Top of Records provided

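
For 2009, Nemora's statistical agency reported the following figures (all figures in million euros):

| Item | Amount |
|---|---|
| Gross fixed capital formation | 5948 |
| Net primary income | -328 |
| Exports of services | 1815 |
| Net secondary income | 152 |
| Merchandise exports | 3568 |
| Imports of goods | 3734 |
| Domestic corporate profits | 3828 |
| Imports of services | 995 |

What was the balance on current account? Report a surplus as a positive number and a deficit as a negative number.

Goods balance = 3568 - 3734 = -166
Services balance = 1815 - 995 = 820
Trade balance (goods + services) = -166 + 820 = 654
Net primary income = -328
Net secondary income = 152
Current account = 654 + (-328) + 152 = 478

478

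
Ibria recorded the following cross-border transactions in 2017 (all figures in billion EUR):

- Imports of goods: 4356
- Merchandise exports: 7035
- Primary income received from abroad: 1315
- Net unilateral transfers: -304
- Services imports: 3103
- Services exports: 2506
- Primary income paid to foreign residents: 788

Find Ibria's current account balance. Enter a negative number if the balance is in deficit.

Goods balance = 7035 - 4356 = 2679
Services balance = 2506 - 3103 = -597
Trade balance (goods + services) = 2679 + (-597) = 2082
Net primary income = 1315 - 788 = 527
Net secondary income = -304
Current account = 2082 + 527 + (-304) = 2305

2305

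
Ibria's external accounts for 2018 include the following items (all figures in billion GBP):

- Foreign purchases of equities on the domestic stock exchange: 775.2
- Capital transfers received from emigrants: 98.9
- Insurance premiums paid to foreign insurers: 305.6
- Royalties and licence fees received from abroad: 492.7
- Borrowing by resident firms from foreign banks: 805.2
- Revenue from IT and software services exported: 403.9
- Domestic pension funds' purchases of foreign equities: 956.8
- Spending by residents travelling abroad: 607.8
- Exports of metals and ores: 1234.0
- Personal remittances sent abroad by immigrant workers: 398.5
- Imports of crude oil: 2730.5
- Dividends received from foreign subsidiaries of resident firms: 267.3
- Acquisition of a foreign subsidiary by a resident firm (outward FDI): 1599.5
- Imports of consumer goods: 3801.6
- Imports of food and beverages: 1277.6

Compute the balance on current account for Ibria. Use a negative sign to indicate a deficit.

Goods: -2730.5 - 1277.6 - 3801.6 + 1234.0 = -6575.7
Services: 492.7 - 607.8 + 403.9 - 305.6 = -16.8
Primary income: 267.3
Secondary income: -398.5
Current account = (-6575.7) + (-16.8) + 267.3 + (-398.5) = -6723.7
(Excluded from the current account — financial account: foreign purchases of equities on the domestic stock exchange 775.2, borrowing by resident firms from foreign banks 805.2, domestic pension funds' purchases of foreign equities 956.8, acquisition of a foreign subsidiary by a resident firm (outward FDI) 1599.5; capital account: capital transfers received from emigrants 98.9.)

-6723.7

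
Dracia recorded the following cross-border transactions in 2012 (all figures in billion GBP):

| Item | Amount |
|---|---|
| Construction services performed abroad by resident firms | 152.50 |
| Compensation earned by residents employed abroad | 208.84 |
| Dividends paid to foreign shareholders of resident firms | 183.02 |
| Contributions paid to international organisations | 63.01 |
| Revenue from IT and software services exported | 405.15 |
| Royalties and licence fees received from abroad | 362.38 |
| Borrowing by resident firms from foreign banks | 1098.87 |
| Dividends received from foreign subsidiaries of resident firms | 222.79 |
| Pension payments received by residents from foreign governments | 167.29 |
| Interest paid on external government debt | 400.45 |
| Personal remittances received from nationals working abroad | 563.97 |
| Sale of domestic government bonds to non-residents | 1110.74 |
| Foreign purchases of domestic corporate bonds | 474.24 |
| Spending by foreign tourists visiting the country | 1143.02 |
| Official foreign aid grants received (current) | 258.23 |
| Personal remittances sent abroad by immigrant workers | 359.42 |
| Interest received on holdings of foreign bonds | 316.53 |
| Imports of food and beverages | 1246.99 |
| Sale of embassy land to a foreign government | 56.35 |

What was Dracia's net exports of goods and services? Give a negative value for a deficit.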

Bottom of Records provided

The expected output is the run of lines from the one that includes "government | 56.35 |" through the end of the listing above, exactly as they stand.

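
| Sale of embassy land to a foreign government | 56.35 |

What was Dracia's net exports of goods and services? Give a negative value for a deficit.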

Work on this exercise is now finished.